#### TASK STATEMENT
In the material below, transcribe every line from the first through the line holding "(4,2), (8,10), (2,6), (10,12), (7,9), (11,14), (3,4)", exactly, and stop after that line.

#### EXTRACTED DATA
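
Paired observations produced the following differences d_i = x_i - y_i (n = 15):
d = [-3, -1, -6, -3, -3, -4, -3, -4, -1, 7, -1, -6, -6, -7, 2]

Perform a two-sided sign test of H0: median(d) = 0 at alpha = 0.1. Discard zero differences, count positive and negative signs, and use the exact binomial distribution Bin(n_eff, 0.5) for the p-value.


Step 1: Discard zero differences. Original n = 15; n_eff = number of nonzero differences = 15.
Nonzero differences (with sign): -3, -1, -6, -3, -3, -4, -3, -4, -1, +7, -1, -6, -6, -7, +2
Step 2: Count signs: positive = 2, negative = 13.
Step 3: Under H0: P(positive) = 0.5, so the number of positives S ~ Bin(15, 0.5).
Step 4: Two-sided exact p-value = sum of Bin(15,0.5) probabilities at or below the observed probability = 0.007385.
Step 5: alpha = 0.1. reject H0.

n_eff = 15, pos = 2, neg = 13, p = 0.007385, reject H0.


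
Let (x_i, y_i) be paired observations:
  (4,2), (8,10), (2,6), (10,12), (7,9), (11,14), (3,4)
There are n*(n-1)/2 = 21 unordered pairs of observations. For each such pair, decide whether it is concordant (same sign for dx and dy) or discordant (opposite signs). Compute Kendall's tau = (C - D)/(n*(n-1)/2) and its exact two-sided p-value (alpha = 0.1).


Step 1: Enumerate the 21 unordered pairs (i,j) with i<j and classify each by sign(x_j-x_i) * sign(y_j-y_i).
  (1,2):dx=+4,dy=+8->C; (1,3):dx=-2,dy=+4->D; (1,4):dx=+6,dy=+10->C; (1,5):dx=+3,dy=+7->C
  (1,6):dx=+7,dy=+12->C; (1,7):dx=-1,dy=+2->D; (2,3):dx=-6,dy=-4->C; (2,4):dx=+2,dy=+2->C
  (2,5):dx=-1,dy=-1->C; (2,6):dx=+3,dy=+4->C; (2,7):dx=-5,dy=-6->C; (3,4):dx=+8,dy=+6->C
  (3,5):dx=+5,dy=+3->C; (3,6):dx=+9,dy=+8->C; (3,7):dx=+1,dy=-2->D; (4,5):dx=-3,dy=-3->C
  (4,6):dx=+1,dy=+2->C; (4,7):dx=-7,dy=-8->C; (5,6):dx=+4,dy=+5->C; (5,7):dx=-4,dy=-5->C
  (6,7):dx=-8,dy=-10->C
Step 2: C = 18, D = 3, total pairs = 21.
Step 3: tau = (C - D)/(n(n-1)/2) = (18 - 3)/21 = 0.714286.
Step 4: Exact two-sided p-value (enumerate n! = 5040 permutations of y under H0): p = 0.030159.
Step 5: alpha = 0.1. reject H0.

tau_b = 0.7143 (C=18, D=3), p = 0.030159, reject H0.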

#### EXPECTED OUTPUT
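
Paired observations produced the following differences d_i = x_i - y_i (n = 15):
d = [-3, -1, -6, -3, -3, -4, -3, -4, -1, 7, -1, -6, -6, -7, 2]

Perform a two-sided sign test of H0: median(d) = 0 at alpha = 0.1. Discard zero differences, count positive and negative signs, and use the exact binomial distribution Bin(n_eff, 0.5) for the p-value.


Step 1: Discard zero differences. Original n = 15; n_eff = number of nonzero differences = 15.
Nonzero differences (with sign): -3, -1, -6, -3, -3, -4, -3, -4, -1, +7, -1, -6, -6, -7, +2
Step 2: Count signs: positive = 2, negative = 13.
Step 3: Under H0: P(positive) = 0.5, so the number of positives S ~ Bin(15, 0.5).
Step 4: Two-sided exact p-value = sum of Bin(15,0.5) probabilities at or below the observed probability = 0.007385.
Step 5: alpha = 0.1. reject H0.

n_eff = 15, pos = 2, neg = 13, p = 0.007385, reject H0.


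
Let (x_i, y_i) be paired observations:
  (4,2), (8,10), (2,6), (10,12), (7,9), (11,14), (3,4)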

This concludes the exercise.